■ **RECORDED DATA**
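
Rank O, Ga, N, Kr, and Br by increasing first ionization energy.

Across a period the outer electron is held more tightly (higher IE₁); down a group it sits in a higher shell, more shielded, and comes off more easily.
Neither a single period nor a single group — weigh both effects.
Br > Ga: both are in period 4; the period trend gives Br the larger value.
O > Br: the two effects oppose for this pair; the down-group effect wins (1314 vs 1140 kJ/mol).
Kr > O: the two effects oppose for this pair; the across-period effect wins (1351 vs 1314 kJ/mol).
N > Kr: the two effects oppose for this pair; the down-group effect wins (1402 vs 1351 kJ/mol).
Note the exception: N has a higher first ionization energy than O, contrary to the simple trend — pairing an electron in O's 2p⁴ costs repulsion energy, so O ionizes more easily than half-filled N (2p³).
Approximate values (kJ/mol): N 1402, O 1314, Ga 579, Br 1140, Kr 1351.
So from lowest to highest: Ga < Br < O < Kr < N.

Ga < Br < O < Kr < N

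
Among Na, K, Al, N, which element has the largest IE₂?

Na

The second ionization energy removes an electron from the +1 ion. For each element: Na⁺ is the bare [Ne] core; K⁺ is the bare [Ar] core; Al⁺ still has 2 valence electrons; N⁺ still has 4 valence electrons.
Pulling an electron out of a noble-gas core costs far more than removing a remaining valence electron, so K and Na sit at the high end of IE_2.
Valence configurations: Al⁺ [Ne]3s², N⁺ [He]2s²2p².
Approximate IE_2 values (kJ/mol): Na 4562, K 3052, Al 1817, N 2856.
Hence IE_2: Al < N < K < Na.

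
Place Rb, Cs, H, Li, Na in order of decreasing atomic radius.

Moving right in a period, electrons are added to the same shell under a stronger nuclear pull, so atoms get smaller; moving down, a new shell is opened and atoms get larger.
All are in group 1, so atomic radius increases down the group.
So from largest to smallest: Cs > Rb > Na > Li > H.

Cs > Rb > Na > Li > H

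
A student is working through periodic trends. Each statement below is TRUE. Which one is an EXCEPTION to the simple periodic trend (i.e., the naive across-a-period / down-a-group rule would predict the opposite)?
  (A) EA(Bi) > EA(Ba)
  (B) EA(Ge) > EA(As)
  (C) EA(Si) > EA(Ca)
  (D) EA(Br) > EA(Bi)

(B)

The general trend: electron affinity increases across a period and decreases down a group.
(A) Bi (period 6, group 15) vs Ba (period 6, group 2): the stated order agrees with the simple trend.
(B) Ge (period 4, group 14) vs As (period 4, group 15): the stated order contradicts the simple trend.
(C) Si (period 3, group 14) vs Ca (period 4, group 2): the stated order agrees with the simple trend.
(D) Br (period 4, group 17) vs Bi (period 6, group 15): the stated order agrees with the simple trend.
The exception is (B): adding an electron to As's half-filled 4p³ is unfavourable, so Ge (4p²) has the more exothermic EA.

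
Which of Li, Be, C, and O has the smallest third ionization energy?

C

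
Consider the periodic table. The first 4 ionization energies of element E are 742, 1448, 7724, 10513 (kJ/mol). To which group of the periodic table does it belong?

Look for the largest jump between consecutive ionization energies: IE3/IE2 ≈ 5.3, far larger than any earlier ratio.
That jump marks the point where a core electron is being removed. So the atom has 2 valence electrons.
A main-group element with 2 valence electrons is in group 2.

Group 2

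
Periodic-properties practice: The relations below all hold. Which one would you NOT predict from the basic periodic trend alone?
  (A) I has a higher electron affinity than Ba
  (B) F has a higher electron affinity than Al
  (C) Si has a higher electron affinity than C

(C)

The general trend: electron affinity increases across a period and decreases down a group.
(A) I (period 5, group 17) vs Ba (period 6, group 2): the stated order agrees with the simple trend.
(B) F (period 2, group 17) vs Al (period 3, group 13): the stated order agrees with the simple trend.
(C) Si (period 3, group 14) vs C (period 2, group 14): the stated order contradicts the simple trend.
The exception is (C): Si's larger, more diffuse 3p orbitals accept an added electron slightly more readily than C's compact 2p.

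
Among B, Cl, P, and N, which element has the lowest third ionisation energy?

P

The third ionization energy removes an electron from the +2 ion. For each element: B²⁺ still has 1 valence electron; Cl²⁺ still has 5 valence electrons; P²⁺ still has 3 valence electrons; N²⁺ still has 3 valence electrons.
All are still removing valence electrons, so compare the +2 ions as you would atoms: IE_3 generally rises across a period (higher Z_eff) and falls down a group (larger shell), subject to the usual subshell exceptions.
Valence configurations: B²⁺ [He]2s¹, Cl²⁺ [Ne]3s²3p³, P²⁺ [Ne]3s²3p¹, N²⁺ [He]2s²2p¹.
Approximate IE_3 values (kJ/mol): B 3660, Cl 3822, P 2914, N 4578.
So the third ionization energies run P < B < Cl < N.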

■ **WHAT NEEDS TO BE DONE**
Provide the number of lines in the records above containing the string "predict", and write nothing more.

■ **EXPECTED ANSWER**
2